- **Problem**
Your answer should be exactly the lines from the one that contains "Let p(l, F)" through the final line of the entries below, and nothing else.

- **Data section**

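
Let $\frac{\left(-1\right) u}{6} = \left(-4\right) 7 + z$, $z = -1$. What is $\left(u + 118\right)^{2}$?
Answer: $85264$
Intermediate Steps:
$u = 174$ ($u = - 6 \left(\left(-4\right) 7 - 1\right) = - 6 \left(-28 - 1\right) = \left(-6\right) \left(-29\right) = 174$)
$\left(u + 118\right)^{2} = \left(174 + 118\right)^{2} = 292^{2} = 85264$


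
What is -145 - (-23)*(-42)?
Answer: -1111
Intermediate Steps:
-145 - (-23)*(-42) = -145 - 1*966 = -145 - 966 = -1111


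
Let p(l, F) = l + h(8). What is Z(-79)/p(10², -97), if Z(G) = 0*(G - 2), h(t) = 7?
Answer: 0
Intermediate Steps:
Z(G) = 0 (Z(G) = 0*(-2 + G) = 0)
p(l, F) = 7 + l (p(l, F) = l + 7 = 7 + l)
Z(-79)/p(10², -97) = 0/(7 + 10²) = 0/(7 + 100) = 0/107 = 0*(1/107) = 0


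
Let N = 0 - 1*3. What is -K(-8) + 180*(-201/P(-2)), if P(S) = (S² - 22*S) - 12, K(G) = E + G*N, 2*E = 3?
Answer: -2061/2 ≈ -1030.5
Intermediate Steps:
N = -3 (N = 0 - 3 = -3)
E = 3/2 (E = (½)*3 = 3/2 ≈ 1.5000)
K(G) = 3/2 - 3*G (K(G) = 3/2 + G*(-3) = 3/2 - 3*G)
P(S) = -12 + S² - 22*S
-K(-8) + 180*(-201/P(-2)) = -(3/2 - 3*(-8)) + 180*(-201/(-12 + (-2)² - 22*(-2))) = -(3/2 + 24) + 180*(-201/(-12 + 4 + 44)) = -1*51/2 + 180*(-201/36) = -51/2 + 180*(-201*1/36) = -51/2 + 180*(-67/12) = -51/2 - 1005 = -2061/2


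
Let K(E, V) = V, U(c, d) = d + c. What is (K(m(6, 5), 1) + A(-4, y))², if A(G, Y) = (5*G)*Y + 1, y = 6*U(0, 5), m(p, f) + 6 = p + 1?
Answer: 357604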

- **Task answer**
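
Let p(l, F) = l + h(8). What is Z(-79)/p(10², -97), if Z(G) = 0*(G - 2), h(t) = 7?
Answer: 0
Intermediate Steps:
Z(G) = 0 (Z(G) = 0*(-2 + G) = 0)
p(l, F) = 7 + l (p(l, F) = l + 7 = 7 + l)
Z(-79)/p(10², -97) = 0/(7 + 10²) = 0/(7 + 100) = 0/107 = 0*(1/107) = 0


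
Let N = 0 - 1*3. What is -K(-8) + 180*(-201/P(-2)), if P(S) = (S² - 22*S) - 12, K(G) = E + G*N, 2*E = 3?
Answer: -2061/2 ≈ -1030.5
Intermediate Steps:
N = -3 (N = 0 - 3 = -3)
E = 3/2 (E = (½)*3 = 3/2 ≈ 1.5000)
K(G) = 3/2 - 3*G (K(G) = 3/2 + G*(-3) = 3/2 - 3*G)
P(S) = -12 + S² - 22*S
-K(-8) + 180*(-201/P(-2)) = -(3/2 - 3*(-8)) + 180*(-201/(-12 + (-2)² - 22*(-2))) = -(3/2 + 24) + 180*(-201/(-12 + 4 + 44)) = -1*51/2 + 180*(-201/36) = -51/2 + 180*(-201*1/36) = -51/2 + 180*(-67/12) = -51/2 - 1005 = -2061/2


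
Let K(E, V) = V, U(c, d) = d + c. What is (K(m(6, 5), 1) + A(-4, y))², if A(G, Y) = (5*G)*Y + 1, y = 6*U(0, 5), m(p, f) + 6 = p + 1?
Answer: 357604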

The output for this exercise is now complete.